* What the exercise asks
Please reproduce the whole listing without altering anything.
━━━ Extracted entries ━━━
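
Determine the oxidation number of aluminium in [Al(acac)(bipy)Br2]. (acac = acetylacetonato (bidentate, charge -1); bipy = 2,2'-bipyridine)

No counter-ion: the bracketed complex is neutral.
Ligand charges: 1×acac = -1; 1×bipy neutral; 2×Br = -2; sum -3.
Al + (-3) = 0 ⇒ Al is +3.

+3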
━━━
* Written response
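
Determine the oxidation number of aluminium in [Al(acac)(bipy)Br2]. (acac = acetylacetonato (bidentate, charge -1); bipy = 2,2'-bipyridine)

No counter-ion: the bracketed complex is neutral.
Ligand charges: 1×acac = -1; 1×bipy neutral; 2×Br = -2; sum -3.
Al + (-3) = 0 ⇒ Al is +3.

+3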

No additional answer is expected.